* [To do]:
Would you give the number of lines below in which the string "winner" appears? Nothing else is needed.

┌─ Given information

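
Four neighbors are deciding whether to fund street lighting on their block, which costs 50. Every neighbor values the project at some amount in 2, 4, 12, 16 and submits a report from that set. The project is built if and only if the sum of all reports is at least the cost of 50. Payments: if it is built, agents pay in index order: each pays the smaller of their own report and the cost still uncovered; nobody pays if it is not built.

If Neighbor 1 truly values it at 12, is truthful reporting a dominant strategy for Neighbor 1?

No

Consider the case where Neighbor 2 reports 16, Neighbor 3 reports 16 and Neighbor 4 reports 16.
Truthful report 12: project built, pays 12, utility 12 - 12 = 0.
Report 2 instead: project built, pays 2, utility 12 - 2 = 10.
Since 10 > 0, reporting 2 is strictly better here, so truthful reporting is not dominant.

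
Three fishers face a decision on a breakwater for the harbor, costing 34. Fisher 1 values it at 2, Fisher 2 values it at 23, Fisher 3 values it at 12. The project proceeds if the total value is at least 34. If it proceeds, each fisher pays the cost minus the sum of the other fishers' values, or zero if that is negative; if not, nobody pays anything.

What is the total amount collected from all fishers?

Total value 37 ≥ cost 34, so it is built.
Fisher 1: others sum to 35; max(0, 34 - 35) = 0.
Fisher 2: others sum to 14; max(0, 34 - 14) = 20.
Fisher 3: others sum to 25; max(0, 34 - 25) = 9.
Total collected = 0 + 20 + 9 = 29.

29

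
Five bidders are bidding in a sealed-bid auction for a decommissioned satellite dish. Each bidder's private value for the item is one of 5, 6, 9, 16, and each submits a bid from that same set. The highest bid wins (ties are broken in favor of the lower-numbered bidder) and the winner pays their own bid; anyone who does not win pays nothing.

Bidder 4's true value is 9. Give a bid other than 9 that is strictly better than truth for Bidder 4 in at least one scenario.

Suppose Bidder 1 bids 5, Bidder 2 bids 5, Bidder 3 bids 5 and Bidder 5 bids 5.
Bid 9: wins, pays 9, utility 9 - 9 = 0.
Bid 6: wins, pays 6, utility 9 - 6 = 3.
So bidding 6 beats truth here (3 > 0).

6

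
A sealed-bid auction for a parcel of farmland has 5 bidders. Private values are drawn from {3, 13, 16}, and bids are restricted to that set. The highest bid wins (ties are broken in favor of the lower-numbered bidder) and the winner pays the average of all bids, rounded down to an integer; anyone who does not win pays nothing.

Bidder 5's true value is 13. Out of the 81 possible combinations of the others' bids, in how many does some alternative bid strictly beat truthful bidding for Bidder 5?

14

Others bid (3, 3, 3, 13): truth gives 0; bid 16 gives 6 > 0. Violating.
Others bid (3, 3, 13, 3): truth gives 0; bid 16 gives 6 > 0. Violating.
Others bid (3, 3, 13, 13): truth gives 0; bid 16 gives 4 > 0. Violating.
Others bid (3, 13, 3, 3): truth gives 0; bid 16 gives 6 > 0. Violating.
Others bid (3, 3, 3, 3): truth gives 8; no alternative beats it.
Others bid (3, 3, 3, 16): truth gives 0; no alternative beats it.
(Checking all 81 profiles: 14 have a profitable deviation, 67 do not.)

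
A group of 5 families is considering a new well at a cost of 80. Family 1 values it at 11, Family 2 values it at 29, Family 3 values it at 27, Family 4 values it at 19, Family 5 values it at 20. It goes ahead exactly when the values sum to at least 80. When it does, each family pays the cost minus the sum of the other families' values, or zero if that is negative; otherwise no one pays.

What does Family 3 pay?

Total value 106 ≥ cost 80, so the project is built.
The other families' values sum to 79.
Cost minus that sum is 80 - 79 = 1.

1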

└─

* [Answer space]:
2